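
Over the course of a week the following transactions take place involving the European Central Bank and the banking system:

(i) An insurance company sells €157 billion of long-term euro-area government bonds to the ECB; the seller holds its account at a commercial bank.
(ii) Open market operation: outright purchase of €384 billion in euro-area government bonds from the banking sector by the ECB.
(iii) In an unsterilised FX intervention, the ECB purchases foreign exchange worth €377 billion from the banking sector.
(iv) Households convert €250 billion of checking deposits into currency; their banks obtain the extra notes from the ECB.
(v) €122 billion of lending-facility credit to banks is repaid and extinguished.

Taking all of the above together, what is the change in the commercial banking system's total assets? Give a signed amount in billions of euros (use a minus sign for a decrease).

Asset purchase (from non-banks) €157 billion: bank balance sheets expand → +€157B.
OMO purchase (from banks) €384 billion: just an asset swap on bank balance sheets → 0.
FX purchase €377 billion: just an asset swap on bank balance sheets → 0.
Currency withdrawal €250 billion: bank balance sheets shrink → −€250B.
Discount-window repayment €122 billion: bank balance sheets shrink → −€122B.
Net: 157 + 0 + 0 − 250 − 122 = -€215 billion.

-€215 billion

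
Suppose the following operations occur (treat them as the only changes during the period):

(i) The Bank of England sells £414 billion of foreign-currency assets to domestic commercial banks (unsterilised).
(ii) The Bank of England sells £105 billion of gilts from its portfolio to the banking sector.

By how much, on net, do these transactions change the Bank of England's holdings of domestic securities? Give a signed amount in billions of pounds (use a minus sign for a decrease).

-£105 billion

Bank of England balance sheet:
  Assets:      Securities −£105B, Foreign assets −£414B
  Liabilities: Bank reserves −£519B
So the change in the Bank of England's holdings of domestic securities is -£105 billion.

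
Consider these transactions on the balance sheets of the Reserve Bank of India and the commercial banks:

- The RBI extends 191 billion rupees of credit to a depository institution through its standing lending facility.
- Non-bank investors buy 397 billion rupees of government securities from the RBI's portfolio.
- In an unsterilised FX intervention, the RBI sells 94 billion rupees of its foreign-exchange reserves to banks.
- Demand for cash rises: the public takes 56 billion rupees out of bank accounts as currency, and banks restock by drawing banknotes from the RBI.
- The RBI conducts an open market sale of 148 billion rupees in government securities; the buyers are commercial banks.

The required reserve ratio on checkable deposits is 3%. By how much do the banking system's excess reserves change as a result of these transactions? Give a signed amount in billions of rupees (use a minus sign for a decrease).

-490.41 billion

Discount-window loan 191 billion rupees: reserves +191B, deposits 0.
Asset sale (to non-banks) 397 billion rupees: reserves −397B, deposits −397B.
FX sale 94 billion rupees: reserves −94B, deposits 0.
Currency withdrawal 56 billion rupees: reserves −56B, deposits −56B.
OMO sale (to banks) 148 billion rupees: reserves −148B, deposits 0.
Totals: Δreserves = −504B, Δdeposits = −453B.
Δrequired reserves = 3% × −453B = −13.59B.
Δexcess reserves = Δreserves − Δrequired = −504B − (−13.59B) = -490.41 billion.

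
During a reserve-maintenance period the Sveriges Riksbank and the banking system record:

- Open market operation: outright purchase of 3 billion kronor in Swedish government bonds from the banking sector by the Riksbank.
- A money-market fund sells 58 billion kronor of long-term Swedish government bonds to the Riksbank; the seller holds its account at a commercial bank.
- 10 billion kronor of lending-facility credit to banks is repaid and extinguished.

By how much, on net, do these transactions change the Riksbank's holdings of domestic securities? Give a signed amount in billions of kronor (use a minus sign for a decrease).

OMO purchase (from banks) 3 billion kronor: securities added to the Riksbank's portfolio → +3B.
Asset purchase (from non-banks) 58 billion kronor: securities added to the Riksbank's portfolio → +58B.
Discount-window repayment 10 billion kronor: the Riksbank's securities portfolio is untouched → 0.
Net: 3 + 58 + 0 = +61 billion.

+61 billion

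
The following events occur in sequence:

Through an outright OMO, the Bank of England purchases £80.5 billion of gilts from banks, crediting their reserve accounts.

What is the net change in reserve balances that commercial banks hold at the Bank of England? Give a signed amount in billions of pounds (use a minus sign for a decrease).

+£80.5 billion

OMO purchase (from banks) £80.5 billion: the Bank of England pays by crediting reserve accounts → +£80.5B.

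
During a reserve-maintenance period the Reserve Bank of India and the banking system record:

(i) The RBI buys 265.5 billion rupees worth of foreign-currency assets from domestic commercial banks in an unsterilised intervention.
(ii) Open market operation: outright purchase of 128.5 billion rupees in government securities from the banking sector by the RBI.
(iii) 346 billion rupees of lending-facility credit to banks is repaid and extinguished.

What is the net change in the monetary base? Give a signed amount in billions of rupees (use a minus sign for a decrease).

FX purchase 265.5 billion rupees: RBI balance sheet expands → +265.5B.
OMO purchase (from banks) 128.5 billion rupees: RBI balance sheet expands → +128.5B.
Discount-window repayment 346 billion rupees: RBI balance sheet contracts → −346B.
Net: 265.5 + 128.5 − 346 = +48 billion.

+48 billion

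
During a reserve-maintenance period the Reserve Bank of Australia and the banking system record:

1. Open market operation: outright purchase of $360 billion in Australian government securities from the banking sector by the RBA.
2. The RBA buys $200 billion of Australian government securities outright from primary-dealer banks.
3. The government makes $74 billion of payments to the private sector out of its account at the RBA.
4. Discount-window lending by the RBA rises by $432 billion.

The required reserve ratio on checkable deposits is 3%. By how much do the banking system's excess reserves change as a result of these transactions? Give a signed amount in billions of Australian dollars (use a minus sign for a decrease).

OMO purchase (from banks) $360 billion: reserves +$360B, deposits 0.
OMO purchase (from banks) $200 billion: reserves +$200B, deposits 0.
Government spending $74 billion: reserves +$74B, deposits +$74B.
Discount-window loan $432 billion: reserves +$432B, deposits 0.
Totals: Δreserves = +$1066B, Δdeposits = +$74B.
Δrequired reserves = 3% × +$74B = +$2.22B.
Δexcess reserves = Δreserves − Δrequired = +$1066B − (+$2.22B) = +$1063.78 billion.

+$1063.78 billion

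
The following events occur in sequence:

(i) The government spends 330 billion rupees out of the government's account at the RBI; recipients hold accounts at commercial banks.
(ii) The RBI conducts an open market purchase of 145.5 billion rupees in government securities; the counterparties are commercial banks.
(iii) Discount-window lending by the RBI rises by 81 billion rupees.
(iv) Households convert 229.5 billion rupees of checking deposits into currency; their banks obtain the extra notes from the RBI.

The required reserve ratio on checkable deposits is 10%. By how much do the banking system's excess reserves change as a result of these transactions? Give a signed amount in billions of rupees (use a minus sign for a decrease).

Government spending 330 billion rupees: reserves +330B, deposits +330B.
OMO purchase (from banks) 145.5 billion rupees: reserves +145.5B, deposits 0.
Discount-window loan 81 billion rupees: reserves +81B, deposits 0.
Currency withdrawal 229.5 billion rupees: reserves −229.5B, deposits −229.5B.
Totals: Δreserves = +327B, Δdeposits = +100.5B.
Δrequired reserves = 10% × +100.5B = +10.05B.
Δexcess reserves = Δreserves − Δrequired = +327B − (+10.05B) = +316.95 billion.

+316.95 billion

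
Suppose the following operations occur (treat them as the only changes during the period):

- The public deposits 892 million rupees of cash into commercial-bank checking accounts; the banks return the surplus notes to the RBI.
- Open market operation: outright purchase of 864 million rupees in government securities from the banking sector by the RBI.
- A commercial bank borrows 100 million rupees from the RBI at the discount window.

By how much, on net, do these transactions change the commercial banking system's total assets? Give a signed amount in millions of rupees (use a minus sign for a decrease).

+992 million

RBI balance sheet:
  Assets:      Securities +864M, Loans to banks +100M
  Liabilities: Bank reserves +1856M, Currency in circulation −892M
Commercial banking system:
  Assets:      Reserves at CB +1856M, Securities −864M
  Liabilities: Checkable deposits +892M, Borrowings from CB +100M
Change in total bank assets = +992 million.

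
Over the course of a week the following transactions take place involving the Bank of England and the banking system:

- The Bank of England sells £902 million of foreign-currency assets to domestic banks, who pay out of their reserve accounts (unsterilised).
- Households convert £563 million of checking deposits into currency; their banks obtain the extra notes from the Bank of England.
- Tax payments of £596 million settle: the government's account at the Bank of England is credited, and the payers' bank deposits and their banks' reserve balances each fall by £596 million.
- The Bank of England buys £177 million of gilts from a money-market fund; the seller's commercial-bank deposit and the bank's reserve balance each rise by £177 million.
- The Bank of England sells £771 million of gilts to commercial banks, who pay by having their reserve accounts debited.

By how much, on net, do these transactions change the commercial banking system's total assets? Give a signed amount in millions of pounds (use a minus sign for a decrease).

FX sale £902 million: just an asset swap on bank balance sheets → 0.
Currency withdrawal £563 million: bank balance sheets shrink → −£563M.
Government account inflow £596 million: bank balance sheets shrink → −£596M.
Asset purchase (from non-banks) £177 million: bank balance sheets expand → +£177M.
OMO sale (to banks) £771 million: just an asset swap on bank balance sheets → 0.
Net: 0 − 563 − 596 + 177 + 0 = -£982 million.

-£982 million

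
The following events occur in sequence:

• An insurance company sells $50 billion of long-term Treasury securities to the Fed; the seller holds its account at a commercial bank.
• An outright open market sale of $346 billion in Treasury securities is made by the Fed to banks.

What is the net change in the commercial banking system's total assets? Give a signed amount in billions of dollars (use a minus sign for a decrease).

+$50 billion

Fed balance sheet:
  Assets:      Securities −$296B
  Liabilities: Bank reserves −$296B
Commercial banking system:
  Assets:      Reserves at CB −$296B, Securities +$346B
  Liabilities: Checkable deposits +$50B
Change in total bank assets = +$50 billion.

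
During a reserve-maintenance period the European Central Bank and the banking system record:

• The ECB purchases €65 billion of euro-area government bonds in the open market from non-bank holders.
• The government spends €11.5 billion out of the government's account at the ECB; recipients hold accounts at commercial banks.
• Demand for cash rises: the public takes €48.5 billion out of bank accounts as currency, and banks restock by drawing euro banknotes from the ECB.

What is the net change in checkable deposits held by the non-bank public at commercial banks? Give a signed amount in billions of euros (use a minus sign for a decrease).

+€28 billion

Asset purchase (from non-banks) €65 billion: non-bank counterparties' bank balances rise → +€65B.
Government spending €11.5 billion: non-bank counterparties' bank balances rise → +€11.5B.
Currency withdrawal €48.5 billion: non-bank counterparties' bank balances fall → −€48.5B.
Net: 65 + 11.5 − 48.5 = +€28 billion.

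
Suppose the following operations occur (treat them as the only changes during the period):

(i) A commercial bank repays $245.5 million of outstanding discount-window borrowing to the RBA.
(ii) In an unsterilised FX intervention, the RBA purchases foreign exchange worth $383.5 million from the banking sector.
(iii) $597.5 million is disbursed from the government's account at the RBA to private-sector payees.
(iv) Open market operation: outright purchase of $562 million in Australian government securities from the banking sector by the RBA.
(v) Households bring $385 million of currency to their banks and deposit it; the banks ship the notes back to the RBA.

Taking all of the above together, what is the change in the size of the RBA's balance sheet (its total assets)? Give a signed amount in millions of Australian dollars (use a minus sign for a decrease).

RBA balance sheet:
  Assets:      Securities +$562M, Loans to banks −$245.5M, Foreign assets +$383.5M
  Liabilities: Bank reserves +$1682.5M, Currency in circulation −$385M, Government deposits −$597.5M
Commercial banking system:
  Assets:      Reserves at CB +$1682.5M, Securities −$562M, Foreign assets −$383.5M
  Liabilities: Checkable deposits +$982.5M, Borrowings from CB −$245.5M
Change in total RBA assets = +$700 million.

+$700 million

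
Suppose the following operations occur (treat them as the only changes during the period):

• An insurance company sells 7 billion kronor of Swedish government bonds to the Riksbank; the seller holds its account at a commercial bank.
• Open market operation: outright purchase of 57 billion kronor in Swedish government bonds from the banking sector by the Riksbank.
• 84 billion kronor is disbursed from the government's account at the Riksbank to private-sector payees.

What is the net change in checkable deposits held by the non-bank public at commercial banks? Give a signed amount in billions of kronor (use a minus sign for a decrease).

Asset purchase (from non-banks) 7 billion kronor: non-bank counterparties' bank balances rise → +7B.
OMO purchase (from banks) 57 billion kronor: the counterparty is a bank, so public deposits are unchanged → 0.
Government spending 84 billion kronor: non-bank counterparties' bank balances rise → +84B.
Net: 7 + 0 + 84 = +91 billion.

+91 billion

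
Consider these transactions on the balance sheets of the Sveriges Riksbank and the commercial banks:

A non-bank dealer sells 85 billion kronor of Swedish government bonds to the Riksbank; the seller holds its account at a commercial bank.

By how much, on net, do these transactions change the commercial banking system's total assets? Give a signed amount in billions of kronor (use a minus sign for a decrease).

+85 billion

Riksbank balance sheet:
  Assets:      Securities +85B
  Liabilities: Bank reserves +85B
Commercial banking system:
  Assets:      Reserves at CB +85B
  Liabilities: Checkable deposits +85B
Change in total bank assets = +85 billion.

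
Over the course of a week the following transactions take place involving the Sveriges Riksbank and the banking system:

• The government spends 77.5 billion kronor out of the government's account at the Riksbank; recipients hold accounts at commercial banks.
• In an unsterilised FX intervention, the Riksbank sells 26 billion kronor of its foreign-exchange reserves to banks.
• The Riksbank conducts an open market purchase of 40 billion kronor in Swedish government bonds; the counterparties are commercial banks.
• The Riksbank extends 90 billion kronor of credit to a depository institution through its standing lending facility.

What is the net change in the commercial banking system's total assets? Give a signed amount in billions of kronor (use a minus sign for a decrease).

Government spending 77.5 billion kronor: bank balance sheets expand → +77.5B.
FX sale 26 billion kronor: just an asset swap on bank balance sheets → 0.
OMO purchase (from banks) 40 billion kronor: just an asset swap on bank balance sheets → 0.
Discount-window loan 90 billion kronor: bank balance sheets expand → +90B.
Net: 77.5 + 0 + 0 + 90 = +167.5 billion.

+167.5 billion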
········
* **Task prompt**:
Given the records above, restate word for word only the lines starting at the one with "- The public" and ending at the one with "- A commercial".

* **Exercise solution**:
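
- The public deposits 892 million rupees of cash into commercial-bank checking accounts; the banks return the surplus notes to the RBI.
- Open market operation: outright purchase of 864 million rupees in government securities from the banking sector by the RBI.
- A commercial bank borrows 100 million rupees from the RBI at the discount window.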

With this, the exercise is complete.